Exercise prompt: Please return only the lines from the one holding "Black: king b1." through the one holding "It is White's turn to move. Castling", exactly as they appear in the records below, both ends included.

Data records

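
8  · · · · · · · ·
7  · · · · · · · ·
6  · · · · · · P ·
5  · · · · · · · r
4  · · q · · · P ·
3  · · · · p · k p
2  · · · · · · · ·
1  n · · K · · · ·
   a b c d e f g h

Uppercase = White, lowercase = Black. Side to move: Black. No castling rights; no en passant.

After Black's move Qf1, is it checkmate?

yes

After Qf1: white king on d1; in check: yes, from the black queen on f1.
King squares — c1: attacked by Qf1; e1: attacked by Qf1; c2: attacked by Na1; d2: attacked by Pe3; e2: attacked by Qf1.
White has no legal moves → checkmate.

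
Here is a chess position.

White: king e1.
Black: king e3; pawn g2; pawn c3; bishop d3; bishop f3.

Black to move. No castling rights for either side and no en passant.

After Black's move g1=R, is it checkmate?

yes

After g1=R: white king on e1; in check: yes, from the black rook on g1.
King squares — d1: attacked by Rg1; f1: attacked by Rg1; d2: attacked by Pc3; e2: attacked by Bd3; f2: attacked by Ke3.
White has no legal moves → checkmate.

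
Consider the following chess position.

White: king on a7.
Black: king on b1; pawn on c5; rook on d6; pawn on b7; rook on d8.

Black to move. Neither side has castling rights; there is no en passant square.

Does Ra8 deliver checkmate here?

After Ra8: white king on a7; in check: yes, from the black rook on a8.
White has 2 legal replies: Kxa8, Kxb7.
In check but a legal move exists → not checkmate.

no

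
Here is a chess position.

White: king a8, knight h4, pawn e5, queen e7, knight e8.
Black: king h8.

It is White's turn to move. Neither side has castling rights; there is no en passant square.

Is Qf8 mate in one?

no

After Qf8: black king on h8; in check: yes, from the white queen on f8.
Black has 1 legal reply: Kh7.
In check but a legal move exists → not checkmate.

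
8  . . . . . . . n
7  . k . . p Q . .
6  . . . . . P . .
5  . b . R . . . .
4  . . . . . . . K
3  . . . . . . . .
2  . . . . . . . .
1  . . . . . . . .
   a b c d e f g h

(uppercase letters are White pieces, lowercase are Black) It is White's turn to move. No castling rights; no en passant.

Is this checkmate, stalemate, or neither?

neither

White to move; white king on h4.
In check: no.
Legal moves for White include: Qg8, Qf8, Qe8, Qh7, Qg7, Qxe7+, Qg6, Qe6, Qh5, Rd8, Rd7+, Rd6, Rh5, Rg5, Rf5, Re5, Rc5, Rxb5+, ... (list truncated; more exist).
White has legal moves and is not in check → neither.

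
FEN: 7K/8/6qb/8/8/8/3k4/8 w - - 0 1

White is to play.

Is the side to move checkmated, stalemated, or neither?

White to move; white king on h8.
In check: no.
King squares — g7: attacked by Qg6; h7: attacked by Qg6; g8: attacked by Qg6.
Legal moves for White: none.
Not in check and no legal moves → stalemate.

stalemate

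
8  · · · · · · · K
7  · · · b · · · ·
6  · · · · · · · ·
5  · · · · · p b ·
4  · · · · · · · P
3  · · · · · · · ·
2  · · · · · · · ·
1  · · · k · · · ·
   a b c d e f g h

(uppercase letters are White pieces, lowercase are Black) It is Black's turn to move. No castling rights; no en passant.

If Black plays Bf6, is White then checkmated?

After Bf6: white king on h8; in check: yes, from the black bishop on f6.
White has 2 legal replies: Kg8, Kh7.
In check but a legal move exists → not checkmate.

no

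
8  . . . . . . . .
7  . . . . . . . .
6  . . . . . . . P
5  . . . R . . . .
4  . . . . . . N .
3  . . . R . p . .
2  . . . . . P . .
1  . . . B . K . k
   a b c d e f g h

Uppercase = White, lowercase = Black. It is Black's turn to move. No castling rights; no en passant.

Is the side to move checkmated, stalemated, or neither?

stalemate

Black to move; black king on h1.
In check: no.
King squares — g1: attacked by Kf1; g2: attacked by Kf1; h2: attacked by Ng4.
Legal moves for Black: none.
Not in check and no legal moves → stalemate.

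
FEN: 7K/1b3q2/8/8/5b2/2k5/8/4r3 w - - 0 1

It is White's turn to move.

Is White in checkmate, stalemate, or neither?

stalemate

White to move; white king on h8.
In check: no.
King squares — g7: attacked by Qf7; h7: attacked by Qf7; g8: attacked by Qf7.
Legal moves for White: none.
Not in check and no legal moves → stalemate.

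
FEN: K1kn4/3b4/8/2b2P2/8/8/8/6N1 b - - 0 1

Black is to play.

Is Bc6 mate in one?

After Bc6: white king on a8; in check: yes, from the black bishop on c6.
King squares — a7: attacked by Bc5; b7: attacked by Bc6; b8: attacked by Kc8.
White has no legal moves → checkmate.

yes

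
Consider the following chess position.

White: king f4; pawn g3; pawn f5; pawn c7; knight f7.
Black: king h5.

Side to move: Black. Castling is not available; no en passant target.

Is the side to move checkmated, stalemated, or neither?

stalemate

Black to move; black king on h5.
In check: no.
King squares — g4: attacked by Kf4; h4: attacked by Pg3; g5: attacked by Kf4; g6: attacked by Pf5; h6: attacked by Nf7.
Legal moves for Black: none.
Not in check and no legal moves → stalemate.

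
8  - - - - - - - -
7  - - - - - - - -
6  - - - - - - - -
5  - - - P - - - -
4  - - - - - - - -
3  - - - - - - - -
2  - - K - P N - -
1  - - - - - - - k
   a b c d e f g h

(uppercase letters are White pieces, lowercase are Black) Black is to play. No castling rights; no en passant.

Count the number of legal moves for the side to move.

3

Black to move; king on h1.
In check: yes, from the white knight on f2.
Legal moves: Kh2, Kg2, Kg1.
Count: 3.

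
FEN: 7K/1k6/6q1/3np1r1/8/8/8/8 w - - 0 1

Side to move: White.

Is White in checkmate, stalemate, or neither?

White to move; white king on h8.
In check: no.
King squares — g7: attacked by Qg6; h7: attacked by Qg6; g8: attacked by Qg6.
Legal moves for White: none.
Not in check and no legal moves → stalemate.

stalemate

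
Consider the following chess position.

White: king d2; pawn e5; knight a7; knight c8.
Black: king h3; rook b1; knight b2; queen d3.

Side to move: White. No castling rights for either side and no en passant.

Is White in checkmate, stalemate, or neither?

White to move; white king on d2.
In check: yes, from the black queen on d3.
King squares — c1: attacked by Rb1; d1: attacked by Rb1; e1: attacked by Rb1; c2: attacked by Qd3; e2: attacked by Qd3; c3: attacked by Qd3; d3: attacked by Nb2; e3: attacked by Qd3.
Legal moves for White: none.
In check with no legal moves → checkmate.

checkmate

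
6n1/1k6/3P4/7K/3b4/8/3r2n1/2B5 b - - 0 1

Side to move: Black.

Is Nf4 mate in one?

no

After Nf4: white king on h5; in check: yes, from the black knight on f4.
White has 3 legal replies: Kg5, Kh4, Kg4.
In check but a legal move exists → not checkmate.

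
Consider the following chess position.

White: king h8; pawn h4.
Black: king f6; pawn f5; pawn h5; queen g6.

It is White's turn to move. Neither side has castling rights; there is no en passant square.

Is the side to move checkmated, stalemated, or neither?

stalemate

White to move; white king on h8.
In check: no.
King squares — g7: attacked by Kf6; h7: attacked by Qg6; g8: attacked by Qg6.
Legal moves for White: none.
Not in check and no legal moves → stalemate.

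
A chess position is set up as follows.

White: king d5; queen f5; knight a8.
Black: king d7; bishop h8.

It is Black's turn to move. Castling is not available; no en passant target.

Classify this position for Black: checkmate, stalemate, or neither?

Black to move; black king on d7.
In check: yes, from the white queen on f5.
Legal moves for Black: Ke8, Kd8, Ke7.
Black is in check but has 3 legal moves → neither.

neither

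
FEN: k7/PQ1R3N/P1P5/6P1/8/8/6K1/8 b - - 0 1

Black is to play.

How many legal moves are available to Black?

0

Black to move; king on a8.
In check: yes, from the white queen on b7.
Legal moves: none.
Count: 0.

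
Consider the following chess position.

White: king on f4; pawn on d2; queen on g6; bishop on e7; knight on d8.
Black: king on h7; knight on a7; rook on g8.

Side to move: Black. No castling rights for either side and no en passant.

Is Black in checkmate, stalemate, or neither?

neither

Black to move; black king on h7.
In check: yes, from the white queen on g6.
King squares — g6: available; h6: attacked by Qg6; g7: attacked by Qg6; g8: own rook; h8: available.
Legal moves for Black: Kh8, Kxg6, Rxg6.
Black is in check but has 3 legal moves → neither.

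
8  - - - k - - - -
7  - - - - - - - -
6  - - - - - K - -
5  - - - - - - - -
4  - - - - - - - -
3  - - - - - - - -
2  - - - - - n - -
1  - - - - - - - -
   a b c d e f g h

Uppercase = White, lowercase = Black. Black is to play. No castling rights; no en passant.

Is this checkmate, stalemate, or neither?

neither

Black to move; black king on d8.
In check: no.
Legal moves for Black: Ke8, Kc8, Kd7, Kc7, Ng4+, Ne4+, Nh3, Nd3, Nh1, Nd1.
Black has 10 legal moves and is not in check → neither.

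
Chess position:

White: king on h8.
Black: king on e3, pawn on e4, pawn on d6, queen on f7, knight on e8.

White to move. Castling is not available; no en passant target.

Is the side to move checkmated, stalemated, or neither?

White to move; white king on h8.
In check: no.
King squares — g7: attacked by Qf7; h7: attacked by Qf7; g8: attacked by Qf7.
Legal moves for White: none.
Not in check and no legal moves → stalemate.

stalemate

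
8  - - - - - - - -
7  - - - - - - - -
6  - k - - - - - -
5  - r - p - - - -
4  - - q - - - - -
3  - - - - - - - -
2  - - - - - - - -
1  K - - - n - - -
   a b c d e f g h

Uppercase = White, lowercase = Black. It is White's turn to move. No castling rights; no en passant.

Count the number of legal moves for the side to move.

0

White to move; king on a1.
In check: no.
Legal moves: none.
Count: 0.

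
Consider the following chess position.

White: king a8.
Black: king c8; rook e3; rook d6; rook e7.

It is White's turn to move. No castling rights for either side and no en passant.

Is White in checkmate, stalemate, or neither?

stalemate

White to move; white king on a8.
In check: no.
King squares — a7: attacked by Re7; b7: attacked by Re7; b8: attacked by Kc8.
Legal moves for White: none.
Not in check and no legal moves → stalemate.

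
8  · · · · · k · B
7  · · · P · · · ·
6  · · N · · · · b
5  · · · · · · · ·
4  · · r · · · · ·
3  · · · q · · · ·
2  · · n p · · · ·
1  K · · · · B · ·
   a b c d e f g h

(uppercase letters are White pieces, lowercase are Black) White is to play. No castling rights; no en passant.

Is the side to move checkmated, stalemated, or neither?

neither

White to move; white king on a1.
In check: yes, from the black knight on c2.
Legal moves for White: Kb2, Ka2, Kb1.
White is in check but has 3 legal moves → neither.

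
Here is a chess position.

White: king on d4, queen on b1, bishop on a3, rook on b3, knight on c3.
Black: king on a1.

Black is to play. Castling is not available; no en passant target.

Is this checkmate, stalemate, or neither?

Black to move; black king on a1.
In check: yes, from the white queen on b1.
King squares — b1: attacked by Rb3; a2: attacked by Qb1; b2: attacked by Qb1.
Legal moves for Black: none.
In check with no legal moves → checkmate.

checkmate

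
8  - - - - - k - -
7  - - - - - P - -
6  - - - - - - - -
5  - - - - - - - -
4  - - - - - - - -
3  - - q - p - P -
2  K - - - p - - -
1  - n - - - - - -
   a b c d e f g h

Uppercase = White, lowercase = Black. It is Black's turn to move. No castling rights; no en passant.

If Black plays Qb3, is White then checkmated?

After Qb3: white king on a2; in check: yes, from the black queen on b3.
White has 2 legal replies: Kxb3, Ka1.
In check but a legal move exists → not checkmate.

no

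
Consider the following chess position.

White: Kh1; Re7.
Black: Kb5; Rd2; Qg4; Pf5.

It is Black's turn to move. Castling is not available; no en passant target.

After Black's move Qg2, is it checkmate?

yes

After Qg2: white king on h1; in check: yes, from the black queen on g2.
King squares — g1: attacked by Qg2; g2: attacked by Rd2; h2: attacked by Qg2.
White has no legal moves → checkmate.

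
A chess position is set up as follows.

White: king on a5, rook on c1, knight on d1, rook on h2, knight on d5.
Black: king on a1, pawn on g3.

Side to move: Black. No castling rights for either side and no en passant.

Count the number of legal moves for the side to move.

Black to move; king on a1.
In check: yes, from the white rook on c1.
Legal moves: none.
Count: 0.

0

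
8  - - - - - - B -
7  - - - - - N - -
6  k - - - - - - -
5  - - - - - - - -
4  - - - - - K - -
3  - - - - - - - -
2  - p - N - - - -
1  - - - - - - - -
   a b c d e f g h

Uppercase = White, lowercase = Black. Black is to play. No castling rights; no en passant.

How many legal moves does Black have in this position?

Black to move; king on a6.
In check: no.
Legal moves: Kb7, Ka7, Kb6, Kb5, Ka5, b1=Q, b1=R, b1=B, b1=N.
Count: 9.

9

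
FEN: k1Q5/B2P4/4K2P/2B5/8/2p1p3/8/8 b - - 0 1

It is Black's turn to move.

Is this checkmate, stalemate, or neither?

checkmate

Black to move; black king on a8.
In check: yes, from the white queen on c8.
King squares — a7: attacked by Bc5; b7: attacked by Qc8; b8: attacked by Ba7.
Legal moves for Black: none.
In check with no legal moves → checkmate.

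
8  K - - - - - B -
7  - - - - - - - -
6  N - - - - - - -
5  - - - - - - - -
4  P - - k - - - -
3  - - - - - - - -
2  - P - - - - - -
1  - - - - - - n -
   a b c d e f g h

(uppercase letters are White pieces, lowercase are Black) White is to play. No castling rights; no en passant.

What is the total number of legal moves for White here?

White to move; king on a8.
In check: no.
Legal moves: Bh7, Bf7, Be6, Bd5, Bc4, Bb3, Ba2, Kb8, Kb7, Ka7, Nb8, Nc7, Nc5, Nb4, a5, b3, b4.
Count: 17.

17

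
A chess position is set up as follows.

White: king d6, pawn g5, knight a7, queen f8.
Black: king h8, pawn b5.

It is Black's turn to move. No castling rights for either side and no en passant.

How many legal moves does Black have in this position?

Black to move; king on h8.
In check: yes, from the white queen on f8.
Legal moves: Kh7.
Count: 1.

1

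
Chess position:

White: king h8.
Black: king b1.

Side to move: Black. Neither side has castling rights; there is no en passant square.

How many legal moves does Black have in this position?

5

Black to move; king on b1.
In check: no.
Legal moves: Kc2, Kb2, Ka2, Kc1, Ka1.
Count: 5.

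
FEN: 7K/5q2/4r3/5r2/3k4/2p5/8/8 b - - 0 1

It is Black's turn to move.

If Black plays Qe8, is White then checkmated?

no

After Qe8: white king on h8; in check: yes, from the black queen on e8.
White has 2 legal replies: Kh7, Kg7.
In check but a legal move exists → not checkmate.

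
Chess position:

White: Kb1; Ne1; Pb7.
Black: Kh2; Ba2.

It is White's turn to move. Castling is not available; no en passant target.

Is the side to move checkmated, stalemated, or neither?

White to move; white king on b1.
In check: yes, from the black bishop on a2.
King squares — a1: available; c1: available; a2: available; b2: available; c2: available.
Legal moves for White: Kc2, Kb2, Kxa2, Kc1, Ka1.
White is in check but has 5 legal moves → neither.

neither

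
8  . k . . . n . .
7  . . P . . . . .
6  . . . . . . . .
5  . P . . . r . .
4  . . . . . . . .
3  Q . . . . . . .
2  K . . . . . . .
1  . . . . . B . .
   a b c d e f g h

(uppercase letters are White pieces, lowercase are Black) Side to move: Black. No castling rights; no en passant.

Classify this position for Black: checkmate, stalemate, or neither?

neither

Black to move; black king on b8.
In check: yes, from the white pawn on c7.
King squares — a7: attacked by Qa3; b7: available; c7: available; a8: attacked by Qa3; c8: available.
Legal moves for Black: Kc8, Kxc7, Kb7.
Black is in check but has 3 legal moves → neither.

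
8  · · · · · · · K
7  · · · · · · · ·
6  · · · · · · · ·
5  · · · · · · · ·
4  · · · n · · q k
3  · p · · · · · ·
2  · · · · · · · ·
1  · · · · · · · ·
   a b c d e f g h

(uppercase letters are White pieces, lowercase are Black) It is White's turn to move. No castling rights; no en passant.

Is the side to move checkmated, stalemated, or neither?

neither

White to move; white king on h8.
In check: no.
Legal moves for White: Kh7.
White has 1 legal move and is not in check → neither.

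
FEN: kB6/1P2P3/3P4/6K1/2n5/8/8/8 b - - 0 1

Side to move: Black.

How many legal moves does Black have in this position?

2

Black to move; king on a8.
In check: yes, from the white pawn on b7.
Legal moves: Kxb8, Kxb7.
Count: 2.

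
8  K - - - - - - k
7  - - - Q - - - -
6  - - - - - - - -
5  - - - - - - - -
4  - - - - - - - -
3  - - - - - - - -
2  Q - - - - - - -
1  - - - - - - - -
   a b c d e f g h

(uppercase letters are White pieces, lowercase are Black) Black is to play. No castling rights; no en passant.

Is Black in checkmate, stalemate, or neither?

Black to move; black king on h8.
In check: no.
King squares — g7: attacked by Qd7; h7: attacked by Qd7; g8: attacked by Qa2.
Legal moves for Black: none.
Not in check and no legal moves → stalemate.

stalemate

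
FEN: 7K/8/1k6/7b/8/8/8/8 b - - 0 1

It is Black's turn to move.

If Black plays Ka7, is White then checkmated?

no

After Ka7: white king on h8; in check: no.
White is not in check, so this cannot be checkmate.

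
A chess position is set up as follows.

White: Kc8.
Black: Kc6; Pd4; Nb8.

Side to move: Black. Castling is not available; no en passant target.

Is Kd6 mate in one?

no

After Kd6: white king on c8; in check: no.
White is not in check, so this cannot be checkmate.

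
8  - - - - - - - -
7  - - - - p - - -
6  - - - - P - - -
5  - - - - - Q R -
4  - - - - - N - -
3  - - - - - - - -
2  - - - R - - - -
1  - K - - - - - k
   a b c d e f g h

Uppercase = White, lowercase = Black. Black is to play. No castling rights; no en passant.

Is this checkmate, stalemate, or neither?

Black to move; black king on h1.
In check: no.
King squares — g1: attacked by Rg5; g2: attacked by Rd2; h2: attacked by Rd2.
Legal moves for Black: none.
Not in check and no legal moves → stalemate.

stalemate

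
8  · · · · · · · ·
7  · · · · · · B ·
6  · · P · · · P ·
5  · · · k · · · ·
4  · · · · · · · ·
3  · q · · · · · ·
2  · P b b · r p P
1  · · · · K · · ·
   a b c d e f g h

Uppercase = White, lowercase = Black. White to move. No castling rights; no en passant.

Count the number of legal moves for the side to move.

1

White to move; king on e1.
In check: yes, from the black bishop on d2.
Legal moves: Kxf2.
Count: 1.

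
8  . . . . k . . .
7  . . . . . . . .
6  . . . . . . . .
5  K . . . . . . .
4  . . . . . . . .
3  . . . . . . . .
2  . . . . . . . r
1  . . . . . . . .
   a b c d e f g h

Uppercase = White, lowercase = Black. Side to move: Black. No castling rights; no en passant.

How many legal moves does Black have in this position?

19

Black to move; king on e8.
In check: no.
Legal moves: Kf8, Kd8, Kf7, Ke7, Kd7, Rh8, Rh7, Rh6, Rh5+, Rh4, Rh3, Rg2, Rf2, Re2, Rd2, Rc2, Rb2, Ra2+, Rh1.
Count: 19.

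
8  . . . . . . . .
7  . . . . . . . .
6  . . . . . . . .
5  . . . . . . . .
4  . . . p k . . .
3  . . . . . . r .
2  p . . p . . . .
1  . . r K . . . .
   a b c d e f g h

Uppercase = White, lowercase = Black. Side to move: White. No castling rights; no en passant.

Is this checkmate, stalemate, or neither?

neither

White to move; white king on d1.
In check: yes, from the black rook on c1.
King squares — c1: attacked by Pd2; e1: attacked by Rc1; c2: attacked by Rc1; d2: available; e2: available.
Legal moves for White: Ke2, Kxd2.
White is in check but has 2 legal moves → neither.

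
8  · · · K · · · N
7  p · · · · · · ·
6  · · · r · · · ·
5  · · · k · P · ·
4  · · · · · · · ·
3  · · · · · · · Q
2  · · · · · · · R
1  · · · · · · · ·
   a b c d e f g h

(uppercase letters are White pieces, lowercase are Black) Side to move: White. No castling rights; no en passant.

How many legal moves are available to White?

4

White to move; king on d8.
In check: yes, from the black rook on d6.
Legal moves: Ke8, Kc8, Ke7, Kc7.
Count: 4.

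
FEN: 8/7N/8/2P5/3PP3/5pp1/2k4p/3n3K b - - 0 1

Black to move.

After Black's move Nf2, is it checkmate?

yes

After Nf2: white king on h1; in check: yes, from the black knight on f2.
King squares — g1: attacked by Ph2; g2: attacked by Pf3; h2: attacked by Pg3.
White has no legal moves → checkmate.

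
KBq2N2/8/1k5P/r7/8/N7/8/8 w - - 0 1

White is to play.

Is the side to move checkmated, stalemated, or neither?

checkmate

White to move; white king on a8.
In check: yes, from the black rook on a5.
King squares — a7: attacked by Ra5; b7: attacked by Kb6; b8: own bishop.
Legal moves for White: none.
In check with no legal moves → checkmate.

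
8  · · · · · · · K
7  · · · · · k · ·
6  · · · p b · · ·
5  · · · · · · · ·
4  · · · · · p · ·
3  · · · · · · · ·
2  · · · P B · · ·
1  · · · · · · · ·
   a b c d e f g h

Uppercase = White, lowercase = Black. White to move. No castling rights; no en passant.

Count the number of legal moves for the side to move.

12

White to move; king on h8.
In check: no.
Legal moves: Kh7, Ba6, Bh5+, Bb5, Bg4, Bc4, Bf3, Bd3, Bf1, Bd1, d3, d4.
Count: 12.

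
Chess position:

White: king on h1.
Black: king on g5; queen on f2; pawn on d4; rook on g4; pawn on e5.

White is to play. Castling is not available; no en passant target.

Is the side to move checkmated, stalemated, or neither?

stalemate

White to move; white king on h1.
In check: no.
King squares — g1: attacked by Qf2; g2: attacked by Qf2; h2: attacked by Qf2.
Legal moves for White: none.
Not in check and no legal moves → stalemate.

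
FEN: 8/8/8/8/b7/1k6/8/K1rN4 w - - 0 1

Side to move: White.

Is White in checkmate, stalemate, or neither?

White to move; white king on a1.
In check: yes, from the black rook on c1.
King squares — b1: attacked by Rc1; a2: attacked by Kb3; b2: attacked by Kb3.
Legal moves for White: none.
In check with no legal moves → checkmate.

checkmate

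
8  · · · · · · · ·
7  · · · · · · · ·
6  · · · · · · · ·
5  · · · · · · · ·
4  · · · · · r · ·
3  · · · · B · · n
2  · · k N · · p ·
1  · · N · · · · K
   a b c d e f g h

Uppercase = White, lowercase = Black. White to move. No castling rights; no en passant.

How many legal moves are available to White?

2

White to move; king on h1.
In check: yes, from the black pawn on g2.
Legal moves: Kh2, Kxg2.
Count: 2.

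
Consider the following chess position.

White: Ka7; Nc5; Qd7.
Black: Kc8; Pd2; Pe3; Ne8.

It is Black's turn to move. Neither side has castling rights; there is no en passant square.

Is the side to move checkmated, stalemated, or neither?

checkmate

Black to move; black king on c8.
In check: yes, from the white queen on d7.
King squares — b7: attacked by Nc5; c7: attacked by Qd7; d7: attacked by Nc5; b8: attacked by Ka7; d8: attacked by Qd7.
Legal moves for Black: none.
In check with no legal moves → checkmate.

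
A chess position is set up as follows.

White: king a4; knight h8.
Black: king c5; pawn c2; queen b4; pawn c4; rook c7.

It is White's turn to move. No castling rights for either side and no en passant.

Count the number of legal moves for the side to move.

0

White to move; king on a4.
In check: yes, from the black queen on b4.
Legal moves: none.
Count: 0.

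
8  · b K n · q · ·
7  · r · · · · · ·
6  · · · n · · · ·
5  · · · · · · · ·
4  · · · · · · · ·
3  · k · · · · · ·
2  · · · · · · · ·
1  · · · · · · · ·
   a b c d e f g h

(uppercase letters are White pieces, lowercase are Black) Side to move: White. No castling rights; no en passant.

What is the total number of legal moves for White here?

White to move; king on c8.
In check: yes, from the black knight on d6.
Legal moves: none.
Count: 0.

0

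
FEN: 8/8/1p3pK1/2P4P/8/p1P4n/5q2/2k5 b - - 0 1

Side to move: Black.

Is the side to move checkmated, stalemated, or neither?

Black to move; black king on c1.
In check: no.
Legal moves for Black include: Ng5, Nf4+, Ng1, Qf5+, Qxc5, Qh4, Qf4, Qd4, Qg3+, Qf3, Qe3, Qh2, Qg2+, Qe2, Qd2, Qc2+, Qb2, Qa2, ... (list truncated; more exist).
Black has legal moves and is not in check → neither.

neither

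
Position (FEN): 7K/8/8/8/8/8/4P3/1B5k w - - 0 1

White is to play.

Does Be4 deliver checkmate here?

no

After Be4: black king on h1; in check: yes, from the white bishop on e4.
Black has 2 legal replies: Kh2, Kg1.
In check but a legal move exists → not checkmate.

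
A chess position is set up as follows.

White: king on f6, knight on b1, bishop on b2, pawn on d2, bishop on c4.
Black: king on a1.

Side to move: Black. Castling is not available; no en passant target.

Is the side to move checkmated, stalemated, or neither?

Black to move; black king on a1.
In check: yes, from the white bishop on b2.
Legal moves for Black: Kxb2, Kxb1.
Black is in check but has 2 legal moves → neither.

neither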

Answer space:
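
Black: king b1.

Side to move: Black. Neither side has castling rights; there is no en passant square.

How many legal moves does Black have in this position?

5

Black to move; king on b1.
In check: no.
Legal moves: Kc2, Kb2, Ka2, Kc1, Ka1.
Count: 5.

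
FEN: 7K/5q2/4r3/5r2/3k4/2p5/8/8 b - - 0 1

It is Black's turn to move.

If Black plays Qe8, is White then checkmated?

no

After Qe8: white king on h8; in check: yes, from the black queen on e8.
White has 2 legal replies: Kh7, Kg7.
In check but a legal move exists → not checkmate.

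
Chess position:

White: Kb1; Ne1; Pb7.
Black: Kh2; Ba2.

It is White's turn to move. Castling is not available; no en passant target.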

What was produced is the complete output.